What you should do
Write out all of the entries exactly, please.

[Excerpts from a dataset]
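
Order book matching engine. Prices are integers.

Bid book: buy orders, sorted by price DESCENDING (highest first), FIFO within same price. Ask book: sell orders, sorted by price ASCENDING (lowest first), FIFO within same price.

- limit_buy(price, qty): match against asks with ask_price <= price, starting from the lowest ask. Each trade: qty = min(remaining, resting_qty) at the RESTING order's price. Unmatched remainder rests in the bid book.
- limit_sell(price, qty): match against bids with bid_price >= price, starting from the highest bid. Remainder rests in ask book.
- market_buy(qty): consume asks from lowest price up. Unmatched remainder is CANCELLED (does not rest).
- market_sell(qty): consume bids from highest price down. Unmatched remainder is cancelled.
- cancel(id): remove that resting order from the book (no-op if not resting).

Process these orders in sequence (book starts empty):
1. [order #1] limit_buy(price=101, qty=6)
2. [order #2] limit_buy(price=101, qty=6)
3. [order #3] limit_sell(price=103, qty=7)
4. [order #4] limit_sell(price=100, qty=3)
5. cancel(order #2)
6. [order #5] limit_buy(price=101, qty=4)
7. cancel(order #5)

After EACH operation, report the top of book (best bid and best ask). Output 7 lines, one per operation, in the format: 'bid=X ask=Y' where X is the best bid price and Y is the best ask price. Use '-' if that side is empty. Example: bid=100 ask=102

After op 1 [order #1] limit_buy(price=101, qty=6): fills=none; bids=[#1:6@101] asks=[-]
After op 2 [order #2] limit_buy(price=101, qty=6): fills=none; bids=[#1:6@101 #2:6@101] asks=[-]
After op 3 [order #3] limit_sell(price=103, qty=7): fills=none; bids=[#1:6@101 #2:6@101] asks=[#3:7@103]
After op 4 [order #4] limit_sell(price=100, qty=3): fills=#1x#4:3@101; bids=[#1:3@101 #2:6@101] asks=[#3:7@103]
After op 5 cancel(order #2): fills=none; bids=[#1:3@101] asks=[#3:7@103]
After op 6 [order #5] limit_buy(price=101, qty=4): fills=none; bids=[#1:3@101 #5:4@101] asks=[#3:7@103]
After op 7 cancel(order #5): fills=none; bids=[#1:3@101] asks=[#3:7@103]

Answer: bid=101 ask=-
bid=101 ask=-
bid=101 ask=103
bid=101 ask=103
bid=101 ask=103
bid=101 ask=103
bid=101 ask=103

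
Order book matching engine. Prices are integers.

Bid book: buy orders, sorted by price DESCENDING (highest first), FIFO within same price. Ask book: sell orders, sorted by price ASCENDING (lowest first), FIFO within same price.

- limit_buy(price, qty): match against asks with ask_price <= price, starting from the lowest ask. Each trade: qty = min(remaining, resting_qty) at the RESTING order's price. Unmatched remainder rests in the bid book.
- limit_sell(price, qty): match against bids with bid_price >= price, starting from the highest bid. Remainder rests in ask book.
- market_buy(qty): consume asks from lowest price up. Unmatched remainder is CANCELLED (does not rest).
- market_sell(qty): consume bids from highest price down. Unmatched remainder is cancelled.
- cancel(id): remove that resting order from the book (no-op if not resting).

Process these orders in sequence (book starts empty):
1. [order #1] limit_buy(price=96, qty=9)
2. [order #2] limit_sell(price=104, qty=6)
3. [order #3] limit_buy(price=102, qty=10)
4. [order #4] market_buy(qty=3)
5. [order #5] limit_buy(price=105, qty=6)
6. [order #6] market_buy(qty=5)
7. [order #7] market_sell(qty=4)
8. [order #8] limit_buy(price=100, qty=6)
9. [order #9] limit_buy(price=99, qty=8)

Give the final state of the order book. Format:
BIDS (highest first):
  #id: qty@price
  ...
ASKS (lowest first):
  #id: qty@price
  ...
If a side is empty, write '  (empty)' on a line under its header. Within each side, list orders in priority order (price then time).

After op 1 [order #1] limit_buy(price=96, qty=9): fills=none; bids=[#1:9@96] asks=[-]
After op 2 [order #2] limit_sell(price=104, qty=6): fills=none; bids=[#1:9@96] asks=[#2:6@104]
After op 3 [order #3] limit_buy(price=102, qty=10): fills=none; bids=[#3:10@102 #1:9@96] asks=[#2:6@104]
After op 4 [order #4] market_buy(qty=3): fills=#4x#2:3@104; bids=[#3:10@102 #1:9@96] asks=[#2:3@104]
After op 5 [order #5] limit_buy(price=105, qty=6): fills=#5x#2:3@104; bids=[#5:3@105 #3:10@102 #1:9@96] asks=[-]
After op 6 [order #6] market_buy(qty=5): fills=none; bids=[#5:3@105 #3:10@102 #1:9@96] asks=[-]
After op 7 [order #7] market_sell(qty=4): fills=#5x#7:3@105 #3x#7:1@102; bids=[#3:9@102 #1:9@96] asks=[-]
After op 8 [order #8] limit_buy(price=100, qty=6): fills=none; bids=[#3:9@102 #8:6@100 #1:9@96] asks=[-]
After op 9 [order #9] limit_buy(price=99, qty=8): fills=none; bids=[#3:9@102 #8:6@100 #9:8@99 #1:9@96] asks=[-]

Answer: BIDS (highest first):
  #3: 9@102
  #8: 6@100
  #9: 8@99
  #1: 9@96
ASKS (lowest first):
  (empty)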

Task result
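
Order book matching engine. Prices are integers.

Bid book: buy orders, sorted by price DESCENDING (highest first), FIFO within same price. Ask book: sell orders, sorted by price ASCENDING (lowest first), FIFO within same price.

- limit_buy(price, qty): match against asks with ask_price <= price, starting from the lowest ask. Each trade: qty = min(remaining, resting_qty) at the RESTING order's price. Unmatched remainder rests in the bid book.
- limit_sell(price, qty): match against bids with bid_price >= price, starting from the highest bid. Remainder rests in ask book.
- market_buy(qty): consume asks from lowest price up. Unmatched remainder is CANCELLED (does not rest).
- market_sell(qty): consume bids from highest price down. Unmatched remainder is cancelled.
- cancel(id): remove that resting order from the book (no-op if not resting).

Process these orders in sequence (book starts empty):
1. [order #1] limit_buy(price=101, qty=6)
2. [order #2] limit_buy(price=101, qty=6)
3. [order #3] limit_sell(price=103, qty=7)
4. [order #4] limit_sell(price=100, qty=3)
5. cancel(order #2)
6. [order #5] limit_buy(price=101, qty=4)
7. cancel(order #5)

After EACH operation, report the top of book (best bid and best ask). Output 7 lines, one per operation, in the format: 'bid=X ask=Y' where X is the best bid price and Y is the best ask price. Use '-' if that side is empty. Example: bid=100 ask=102

After op 1 [order #1] limit_buy(price=101, qty=6): fills=none; bids=[#1:6@101] asks=[-]
After op 2 [order #2] limit_buy(price=101, qty=6): fills=none; bids=[#1:6@101 #2:6@101] asks=[-]
After op 3 [order #3] limit_sell(price=103, qty=7): fills=none; bids=[#1:6@101 #2:6@101] asks=[#3:7@103]
After op 4 [order #4] limit_sell(price=100, qty=3): fills=#1x#4:3@101; bids=[#1:3@101 #2:6@101] asks=[#3:7@103]
After op 5 cancel(order #2): fills=none; bids=[#1:3@101] asks=[#3:7@103]
After op 6 [order #5] limit_buy(price=101, qty=4): fills=none; bids=[#1:3@101 #5:4@101] asks=[#3:7@103]
After op 7 cancel(order #5): fills=none; bids=[#1:3@101] asks=[#3:7@103]

Answer: bid=101 ask=-
bid=101 ask=-
bid=101 ask=103
bid=101 ask=103
bid=101 ask=103
bid=101 ask=103
bid=101 ask=103

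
Order book matching engine. Prices are integers.

Bid book: buy orders, sorted by price DESCENDING (highest first), FIFO within same price. Ask book: sell orders, sorted by price ASCENDING (lowest first), FIFO within same price.

- limit_buy(price, qty): match against asks with ask_price <= price, starting from the lowest ask. Each trade: qty = min(remaining, resting_qty) at the RESTING order's price. Unmatched remainder rests in the bid book.
- limit_sell(price, qty): match against bids with bid_price >= price, starting from the highest bid. Remainder rests in ask book.
- market_buy(qty): consume asks from lowest price up. Unmatched remainder is CANCELLED (does not rest).
- market_sell(qty): consume bids from highest price down. Unmatched remainder is cancelled.
- cancel(id): remove that resting order from the book (no-op if not resting).

Process these orders in sequence (book starts empty):
1. [order #1] limit_buy(price=96, qty=9)
2. [order #2] limit_sell(price=104, qty=6)
3. [order #3] limit_buy(price=102, qty=10)
4. [order #4] market_buy(qty=3)
5. [order #5] limit_buy(price=105, qty=6)
6. [order #6] market_buy(qty=5)
7. [order #7] market_sell(qty=4)
8. [order #8] limit_buy(price=100, qty=6)
9. [order #9] limit_buy(price=99, qty=8)

Give the final state of the order book. Format:
BIDS (highest first):
  #id: qty@price
  ...
ASKS (lowest first):
  #id: qty@price
  ...
If a side is empty, write '  (empty)' on a line under its header. Within each side, list orders in priority order (price then time).

After op 1 [order #1] limit_buy(price=96, qty=9): fills=none; bids=[#1:9@96] asks=[-]
After op 2 [order #2] limit_sell(price=104, qty=6): fills=none; bids=[#1:9@96] asks=[#2:6@104]
After op 3 [order #3] limit_buy(price=102, qty=10): fills=none; bids=[#3:10@102 #1:9@96] asks=[#2:6@104]
After op 4 [order #4] market_buy(qty=3): fills=#4x#2:3@104; bids=[#3:10@102 #1:9@96] asks=[#2:3@104]
After op 5 [order #5] limit_buy(price=105, qty=6): fills=#5x#2:3@104; bids=[#5:3@105 #3:10@102 #1:9@96] asks=[-]
After op 6 [order #6] market_buy(qty=5): fills=none; bids=[#5:3@105 #3:10@102 #1:9@96] asks=[-]
After op 7 [order #7] market_sell(qty=4): fills=#5x#7:3@105 #3x#7:1@102; bids=[#3:9@102 #1:9@96] asks=[-]
After op 8 [order #8] limit_buy(price=100, qty=6): fills=none; bids=[#3:9@102 #8:6@100 #1:9@96] asks=[-]
After op 9 [order #9] limit_buy(price=99, qty=8): fills=none; bids=[#3:9@102 #8:6@100 #9:8@99 #1:9@96] asks=[-]

Answer: BIDS (highest first):
  #3: 9@102
  #8: 6@100
  #9: 8@99
  #1: 9@96
ASKS (lowest first):
  (empty)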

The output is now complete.